--- SUPPLIED MATERIAL ---

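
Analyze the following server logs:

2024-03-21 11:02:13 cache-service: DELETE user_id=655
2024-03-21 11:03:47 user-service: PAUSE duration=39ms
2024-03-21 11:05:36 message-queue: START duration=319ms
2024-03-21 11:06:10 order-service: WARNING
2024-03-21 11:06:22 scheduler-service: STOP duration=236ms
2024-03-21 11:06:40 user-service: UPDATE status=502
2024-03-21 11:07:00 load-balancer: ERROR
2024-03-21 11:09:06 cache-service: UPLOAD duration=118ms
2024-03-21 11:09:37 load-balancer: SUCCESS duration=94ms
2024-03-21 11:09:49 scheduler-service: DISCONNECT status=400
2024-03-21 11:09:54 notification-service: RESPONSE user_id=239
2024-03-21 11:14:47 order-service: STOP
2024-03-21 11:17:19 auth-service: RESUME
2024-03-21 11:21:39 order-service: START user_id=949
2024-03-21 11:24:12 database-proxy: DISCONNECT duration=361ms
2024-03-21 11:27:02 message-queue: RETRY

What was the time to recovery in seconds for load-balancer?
157

To calculate recovery time:

1. Find ERROR event for load-balancer: 2024-03-21 11:07:00
2. Find next SUCCESS event for load-balancer: 2024-03-21 11:09:37
3. Recovery time: 2024-03-21 11:09:37 - 2024-03-21 11:07:00 = 157 seconds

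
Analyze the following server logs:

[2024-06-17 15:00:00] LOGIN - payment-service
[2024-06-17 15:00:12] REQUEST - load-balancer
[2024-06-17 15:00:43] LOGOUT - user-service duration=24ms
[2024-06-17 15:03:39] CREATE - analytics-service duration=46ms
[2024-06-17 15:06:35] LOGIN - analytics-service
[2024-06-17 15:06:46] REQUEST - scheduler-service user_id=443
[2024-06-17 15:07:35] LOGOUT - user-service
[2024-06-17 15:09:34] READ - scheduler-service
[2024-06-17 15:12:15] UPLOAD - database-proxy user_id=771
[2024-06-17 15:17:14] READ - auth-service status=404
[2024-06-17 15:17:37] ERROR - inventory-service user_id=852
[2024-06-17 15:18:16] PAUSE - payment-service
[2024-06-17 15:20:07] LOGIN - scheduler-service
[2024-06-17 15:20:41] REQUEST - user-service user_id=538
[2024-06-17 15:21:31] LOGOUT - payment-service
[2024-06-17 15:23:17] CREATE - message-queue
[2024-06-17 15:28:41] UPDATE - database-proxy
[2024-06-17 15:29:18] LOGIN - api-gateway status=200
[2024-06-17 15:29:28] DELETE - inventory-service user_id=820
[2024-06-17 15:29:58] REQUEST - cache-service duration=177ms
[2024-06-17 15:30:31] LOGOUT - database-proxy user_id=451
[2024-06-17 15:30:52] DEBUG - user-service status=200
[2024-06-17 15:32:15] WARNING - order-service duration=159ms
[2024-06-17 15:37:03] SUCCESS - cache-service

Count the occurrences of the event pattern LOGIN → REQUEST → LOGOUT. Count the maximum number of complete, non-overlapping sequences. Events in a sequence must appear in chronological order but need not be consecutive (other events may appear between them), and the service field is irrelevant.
4

To count sequences:

1. Look for pattern: LOGIN → REQUEST → LOGOUT
2. Greedily scan the log in chronological order, matching each sequence element in turn (ignoring service)
3. Each time the full pattern completes, increment the count and restart matching from the next event
4. Complete non-overlapping sequences found: 4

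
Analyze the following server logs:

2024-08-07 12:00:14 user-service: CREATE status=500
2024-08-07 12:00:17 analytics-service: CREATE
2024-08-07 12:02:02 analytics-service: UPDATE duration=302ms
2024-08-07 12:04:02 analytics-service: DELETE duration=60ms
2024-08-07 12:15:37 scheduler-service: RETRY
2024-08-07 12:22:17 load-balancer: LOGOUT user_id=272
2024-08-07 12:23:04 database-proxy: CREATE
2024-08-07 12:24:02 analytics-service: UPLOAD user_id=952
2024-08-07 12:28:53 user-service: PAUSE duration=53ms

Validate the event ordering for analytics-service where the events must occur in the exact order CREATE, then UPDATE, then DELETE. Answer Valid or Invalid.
Valid

To validate ordering:

1. Required order: CREATE → UPDATE → DELETE
2. Rule: the events must occur in the exact order CREATE, then UPDATE, then DELETE
3. Check actual order of events for analytics-service
4. Result: Valid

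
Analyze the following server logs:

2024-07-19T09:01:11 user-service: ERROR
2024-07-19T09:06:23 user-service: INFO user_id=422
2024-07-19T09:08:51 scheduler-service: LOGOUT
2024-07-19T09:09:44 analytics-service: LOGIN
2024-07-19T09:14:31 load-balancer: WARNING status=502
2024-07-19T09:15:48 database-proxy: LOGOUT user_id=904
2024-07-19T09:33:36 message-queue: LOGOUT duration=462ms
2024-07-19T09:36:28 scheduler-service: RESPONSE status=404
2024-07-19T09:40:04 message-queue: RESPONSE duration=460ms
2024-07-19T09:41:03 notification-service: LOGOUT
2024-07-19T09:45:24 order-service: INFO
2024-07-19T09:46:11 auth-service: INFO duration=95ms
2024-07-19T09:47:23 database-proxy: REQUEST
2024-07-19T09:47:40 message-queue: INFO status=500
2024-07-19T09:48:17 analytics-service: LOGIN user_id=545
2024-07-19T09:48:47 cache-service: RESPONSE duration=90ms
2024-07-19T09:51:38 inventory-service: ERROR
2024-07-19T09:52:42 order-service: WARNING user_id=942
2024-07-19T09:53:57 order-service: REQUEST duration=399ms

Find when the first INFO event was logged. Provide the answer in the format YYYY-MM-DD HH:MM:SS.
2024-07-19 09:06:23

To find the first event:

1. Filter for all INFO events
2. Sort by timestamp
3. Select the first one
4. Timestamp: 2024-07-19 09:06:23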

---

# WORK TASK
Return every line holding the word "WARNING" from the records.

# TASK ANSWER
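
2024-03-21 11:06:10 order-service: WARNING
[2024-06-17 15:32:15] WARNING - order-service duration=159ms
2024-07-19T09:14:31 load-balancer: WARNING status=502
2024-07-19T09:52:42 order-service: WARNING user_id=942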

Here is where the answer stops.